#### DIRECTIONS FOR THIS TASK
Repeat nothing but the lines below running from the one containing "multiple of K=7" to the one containing "- Fragment 1 covers template[0:7]: take". Keep both end lines.
INFORMATION GIVEN Block Start
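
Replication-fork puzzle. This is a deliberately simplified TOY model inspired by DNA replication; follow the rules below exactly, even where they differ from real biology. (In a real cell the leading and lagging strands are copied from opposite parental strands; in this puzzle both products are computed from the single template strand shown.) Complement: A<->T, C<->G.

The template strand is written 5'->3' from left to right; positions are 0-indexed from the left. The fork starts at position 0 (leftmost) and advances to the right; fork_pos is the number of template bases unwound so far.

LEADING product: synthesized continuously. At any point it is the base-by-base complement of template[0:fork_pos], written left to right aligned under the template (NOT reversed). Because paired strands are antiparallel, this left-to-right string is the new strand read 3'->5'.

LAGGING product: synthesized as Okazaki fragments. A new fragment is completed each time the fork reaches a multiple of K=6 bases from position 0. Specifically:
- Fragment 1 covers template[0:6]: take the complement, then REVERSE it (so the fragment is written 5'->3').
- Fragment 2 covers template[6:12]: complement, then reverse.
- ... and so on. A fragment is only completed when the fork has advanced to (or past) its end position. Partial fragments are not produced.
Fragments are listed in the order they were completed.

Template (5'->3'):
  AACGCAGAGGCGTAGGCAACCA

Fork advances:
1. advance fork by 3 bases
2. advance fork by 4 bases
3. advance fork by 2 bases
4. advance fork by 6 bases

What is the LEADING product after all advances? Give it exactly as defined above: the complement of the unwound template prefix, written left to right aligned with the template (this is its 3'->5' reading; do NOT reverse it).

Answer: TTGCGTCTCCGCATC

Derivation:
Step 1: advance 3 -> fork_pos = 0 + 3 = 3.
Step 2: advance 4 -> fork_pos = 3 + 4 = 7.
Step 3: advance 2 -> fork_pos = 7 + 2 = 9.
Step 4: advance 6 -> fork_pos = 9 + 6 = 15.
Unwound prefix: template[0:15] = AACGCAGAGGCGTAG
Complement it base by base (A<->T, C<->G), keeping left-to-right order:
  [0:5] AACGC -> TTGCG
  [5:10] AGAGG -> TCTCC
  [10:15] CGTAG -> GCATC
Concatenate: TTGCGTCTCCGCATC (length 15; written aligned with the template, i.e. 3'->5').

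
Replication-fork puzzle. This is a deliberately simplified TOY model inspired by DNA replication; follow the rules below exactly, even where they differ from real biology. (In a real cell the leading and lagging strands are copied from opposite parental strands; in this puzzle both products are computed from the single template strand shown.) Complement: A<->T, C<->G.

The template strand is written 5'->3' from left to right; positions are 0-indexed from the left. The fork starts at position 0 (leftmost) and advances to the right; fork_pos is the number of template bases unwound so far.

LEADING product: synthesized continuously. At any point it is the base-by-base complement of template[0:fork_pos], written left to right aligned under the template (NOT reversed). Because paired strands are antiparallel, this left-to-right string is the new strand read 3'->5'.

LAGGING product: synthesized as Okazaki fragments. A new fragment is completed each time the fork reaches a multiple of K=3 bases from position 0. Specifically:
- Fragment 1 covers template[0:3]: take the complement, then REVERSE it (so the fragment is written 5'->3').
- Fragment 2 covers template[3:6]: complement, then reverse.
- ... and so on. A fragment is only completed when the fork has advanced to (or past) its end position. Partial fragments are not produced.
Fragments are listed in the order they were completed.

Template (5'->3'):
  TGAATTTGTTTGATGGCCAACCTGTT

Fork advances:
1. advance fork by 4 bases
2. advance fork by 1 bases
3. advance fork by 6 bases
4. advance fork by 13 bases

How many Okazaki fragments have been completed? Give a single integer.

Answer: 8

Derivation:
Step 1: advance 4 -> fork_pos = 0 + 4 = 4. Reached multiple(s) of 3: 3 -> fragment 1 completed (1 total).
Step 2: advance 1 -> fork_pos = 4 + 1 = 5. Next multiple of 3 is 6 (not reached); still 1 fragment(s).
Step 3: advance 6 -> fork_pos = 5 + 6 = 11. Reached multiple(s) of 3: 6, 9 -> fragments 2-3 completed (3 total).
Step 4: advance 13 -> fork_pos = 11 + 13 = 24. Reached multiple(s) of 3: 12, 15, 18, 21, 24 -> fragments 4-8 completed (8 total).
Check: final fork_pos = 24; the multiples of 3 that are <= 24 are 3..24 -> 24 // 3 = 8 completed fragment(s).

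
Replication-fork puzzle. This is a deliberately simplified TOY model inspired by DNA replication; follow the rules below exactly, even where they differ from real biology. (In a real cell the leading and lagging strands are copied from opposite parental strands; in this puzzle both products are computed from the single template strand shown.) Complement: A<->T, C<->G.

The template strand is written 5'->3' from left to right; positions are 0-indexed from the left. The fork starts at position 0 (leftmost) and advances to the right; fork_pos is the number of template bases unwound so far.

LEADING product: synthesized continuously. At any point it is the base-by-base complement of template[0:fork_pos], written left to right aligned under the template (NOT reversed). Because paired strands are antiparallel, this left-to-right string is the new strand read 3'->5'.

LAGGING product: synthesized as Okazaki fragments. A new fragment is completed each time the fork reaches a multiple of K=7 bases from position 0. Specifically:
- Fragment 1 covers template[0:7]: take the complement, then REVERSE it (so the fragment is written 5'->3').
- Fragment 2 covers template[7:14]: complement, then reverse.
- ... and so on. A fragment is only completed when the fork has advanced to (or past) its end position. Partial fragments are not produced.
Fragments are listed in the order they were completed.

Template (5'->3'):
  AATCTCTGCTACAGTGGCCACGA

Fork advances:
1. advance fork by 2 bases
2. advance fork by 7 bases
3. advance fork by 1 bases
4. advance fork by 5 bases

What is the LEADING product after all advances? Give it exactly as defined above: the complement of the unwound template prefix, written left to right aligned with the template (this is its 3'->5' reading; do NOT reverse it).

Answer: TTAGAGACGATGTCA

Derivation:
Step 1: advance 2 -> fork_pos = 0 + 2 = 2.
Step 2: advance 7 -> fork_pos = 2 + 7 = 9.
Step 3: advance 1 -> fork_pos = 9 + 1 = 10.
Step 4: advance 5 -> fork_pos = 10 + 5 = 15.
Unwound prefix: template[0:15] = AATCTCTGCTACAGT
Complement it base by base (A<->T, C<->G), keeping left-to-right order:
  [0:5] AATCT -> TTAGA
  [5:10] CTGCT -> GACGA
  [10:15] ACAGT -> TGTCA
Concatenate: TTAGAGACGATGTCA (length 15; written aligned with the template, i.e. 3'->5').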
INFORMATION GIVEN Block End
#### EXERCISE RESULT
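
LAGGING product: synthesized as Okazaki fragments. A new fragment is completed each time the fork reaches a multiple of K=7 bases from position 0. Specifically:
- Fragment 1 covers template[0:7]: take the complement, then REVERSE it (so the fragment is written 5'->3').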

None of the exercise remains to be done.